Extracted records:

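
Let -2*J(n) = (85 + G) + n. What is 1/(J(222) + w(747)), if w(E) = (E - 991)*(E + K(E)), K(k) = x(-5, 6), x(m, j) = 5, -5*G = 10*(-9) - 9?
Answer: -5/918257 ≈ -5.4451e-6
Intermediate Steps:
G = 99/5 (G = -(10*(-9) - 9)/5 = -(-90 - 9)/5 = -⅕*(-99) = 99/5 ≈ 19.800)
K(k) = 5
w(E) = (-991 + E)*(5 + E) (w(E) = (E - 991)*(E + 5) = (-991 + E)*(5 + E))
J(n) = -262/5 - n/2 (J(n) = -((85 + 99/5) + n)/2 = -(524/5 + n)/2 = -262/5 - n/2)
1/(J(222) + w(747)) = 1/((-262/5 - ½*222) + (-4955 + 747² - 986*747)) = 1/((-262/5 - 111) + (-4955 + 558009 - 736542)) = 1/(-817/5 - 183488) = 1/(-918257/5) = -5/918257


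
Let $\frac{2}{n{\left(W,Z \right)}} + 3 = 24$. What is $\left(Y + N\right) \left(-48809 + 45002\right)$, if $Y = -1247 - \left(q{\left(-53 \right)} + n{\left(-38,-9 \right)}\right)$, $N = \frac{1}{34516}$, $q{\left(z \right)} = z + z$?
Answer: $\frac{1049598639603}{241612} \approx 4.3442 \cdot 10^{6}$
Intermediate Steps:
$q{\left(z \right)} = 2 z$
$n{\left(W,Z \right)} = \frac{2}{21}$ ($n{\left(W,Z \right)} = \frac{2}{-3 + 24} = \frac{2}{21}$)
$N = \frac{1}{34516} \approx 2.8972 \cdot 10^{-5}$
$Y = - \frac{23963}{21}$ ($Y = -1247 - \left(2 \left(-53\right) + \frac{2}{21}\right) = -1247 - \left(-106 + \frac{2}{21}\right) = -1247 - - \frac{2224}{21} = -1247 + \frac{2224}{21} = - \frac{23963}{21} \approx -1141.1$)
$\left(Y + N\right) \left(-48809 + 45002\right) = \left(- \frac{23963}{21} + \frac{1}{34516}\right) \left(-48809 + 45002\right) = \left(- \frac{827106887}{724836}\right) \left(-3807\right) = \frac{1049598639603}{241612}$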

# [Exercise description]
Repeat all entries. Match them exactly.

# [Task answer]
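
Let -2*J(n) = (85 + G) + n. What is 1/(J(222) + w(747)), if w(E) = (E - 991)*(E + K(E)), K(k) = x(-5, 6), x(m, j) = 5, -5*G = 10*(-9) - 9?
Answer: -5/918257 ≈ -5.4451e-6
Intermediate Steps:
G = 99/5 (G = -(10*(-9) - 9)/5 = -(-90 - 9)/5 = -⅕*(-99) = 99/5 ≈ 19.800)
K(k) = 5
w(E) = (-991 + E)*(5 + E) (w(E) = (E - 991)*(E + 5) = (-991 + E)*(5 + E))
J(n) = -262/5 - n/2 (J(n) = -((85 + 99/5) + n)/2 = -(524/5 + n)/2 = -262/5 - n/2)
1/(J(222) + w(747)) = 1/((-262/5 - ½*222) + (-4955 + 747² - 986*747)) = 1/((-262/5 - 111) + (-4955 + 558009 - 736542)) = 1/(-817/5 - 183488) = 1/(-918257/5) = -5/918257


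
Let $\frac{2}{n{\left(W,Z \right)}} + 3 = 24$. What is $\left(Y + N\right) \left(-48809 + 45002\right)$, if $Y = -1247 - \left(q{\left(-53 \right)} + n{\left(-38,-9 \right)}\right)$, $N = \frac{1}{34516}$, $q{\left(z \right)} = z + z$?
Answer: $\frac{1049598639603}{241612} \approx 4.3442 \cdot 10^{6}$
Intermediate Steps:
$q{\left(z \right)} = 2 z$
$n{\left(W,Z \right)} = \frac{2}{21}$ ($n{\left(W,Z \right)} = \frac{2}{-3 + 24} = \frac{2}{21}$)
$N = \frac{1}{34516} \approx 2.8972 \cdot 10^{-5}$
$Y = - \frac{23963}{21}$ ($Y = -1247 - \left(2 \left(-53\right) + \frac{2}{21}\right) = -1247 - \left(-106 + \frac{2}{21}\right) = -1247 - - \frac{2224}{21} = -1247 + \frac{2224}{21} = - \frac{23963}{21} \approx -1141.1$)
$\left(Y + N\right) \left(-48809 + 45002\right) = \left(- \frac{23963}{21} + \frac{1}{34516}\right) \left(-48809 + 45002\right) = \left(- \frac{827106887}{724836}\right) \left(-3807\right) = \frac{1049598639603}{241612}$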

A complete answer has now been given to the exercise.